MATERIAL FOR THIS TASK:
○ ○ ○ ○ ○ ○ ○
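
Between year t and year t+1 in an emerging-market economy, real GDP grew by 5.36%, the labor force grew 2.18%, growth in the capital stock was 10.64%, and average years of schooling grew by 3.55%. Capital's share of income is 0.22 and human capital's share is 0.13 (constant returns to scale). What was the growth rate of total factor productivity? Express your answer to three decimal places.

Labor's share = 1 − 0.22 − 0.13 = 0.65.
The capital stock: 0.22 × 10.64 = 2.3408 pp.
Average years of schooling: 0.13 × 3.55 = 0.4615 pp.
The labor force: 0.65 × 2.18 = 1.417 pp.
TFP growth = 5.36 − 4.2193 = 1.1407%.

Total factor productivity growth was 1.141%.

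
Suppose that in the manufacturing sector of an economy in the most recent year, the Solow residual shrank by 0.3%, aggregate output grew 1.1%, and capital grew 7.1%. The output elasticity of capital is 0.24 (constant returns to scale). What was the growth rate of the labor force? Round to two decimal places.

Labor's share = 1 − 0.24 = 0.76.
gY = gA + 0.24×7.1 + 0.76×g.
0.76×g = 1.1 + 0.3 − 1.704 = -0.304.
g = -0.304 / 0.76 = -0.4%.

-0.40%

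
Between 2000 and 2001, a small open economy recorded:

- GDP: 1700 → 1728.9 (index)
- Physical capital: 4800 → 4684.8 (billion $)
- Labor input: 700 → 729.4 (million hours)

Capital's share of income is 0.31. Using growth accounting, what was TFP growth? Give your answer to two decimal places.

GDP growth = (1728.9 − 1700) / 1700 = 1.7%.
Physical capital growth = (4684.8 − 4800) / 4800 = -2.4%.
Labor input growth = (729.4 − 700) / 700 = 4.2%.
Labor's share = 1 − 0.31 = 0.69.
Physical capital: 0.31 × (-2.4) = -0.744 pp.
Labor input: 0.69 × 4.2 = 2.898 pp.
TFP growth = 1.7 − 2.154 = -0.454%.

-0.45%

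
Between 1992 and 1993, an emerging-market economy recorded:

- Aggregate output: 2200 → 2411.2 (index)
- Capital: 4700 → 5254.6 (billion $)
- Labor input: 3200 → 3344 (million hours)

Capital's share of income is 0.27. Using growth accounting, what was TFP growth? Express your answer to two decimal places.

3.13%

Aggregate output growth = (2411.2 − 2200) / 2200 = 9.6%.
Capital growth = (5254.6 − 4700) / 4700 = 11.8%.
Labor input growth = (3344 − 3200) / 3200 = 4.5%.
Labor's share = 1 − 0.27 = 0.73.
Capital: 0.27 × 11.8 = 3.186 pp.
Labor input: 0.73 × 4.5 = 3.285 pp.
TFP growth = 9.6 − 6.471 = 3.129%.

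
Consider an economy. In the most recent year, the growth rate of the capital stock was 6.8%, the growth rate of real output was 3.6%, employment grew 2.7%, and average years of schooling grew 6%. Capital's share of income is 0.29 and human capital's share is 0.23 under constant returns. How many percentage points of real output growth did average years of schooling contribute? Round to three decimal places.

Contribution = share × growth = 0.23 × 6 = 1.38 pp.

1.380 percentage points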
○ ○ ○ ○ ○ ○ ○
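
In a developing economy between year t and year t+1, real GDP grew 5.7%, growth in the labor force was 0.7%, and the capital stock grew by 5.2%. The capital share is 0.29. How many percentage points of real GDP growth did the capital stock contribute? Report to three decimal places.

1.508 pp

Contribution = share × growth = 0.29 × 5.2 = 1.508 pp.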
○ ○ ○ ○ ○ ○ ○
ACTION ITEM: Please reproduce, exactly as they appear above, the lines from the line containing "Between 1992 and" up to and including the line containing "- Labor input: 3200 → 3344 (million hours)".

ANSWER TO THE PROBLEM:
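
Between 1992 and 1993, an emerging-market economy recorded:

- Aggregate output: 2200 → 2411.2 (index)
- Capital: 4700 → 5254.6 (billion $)
- Labor input: 3200 → 3344 (million hours)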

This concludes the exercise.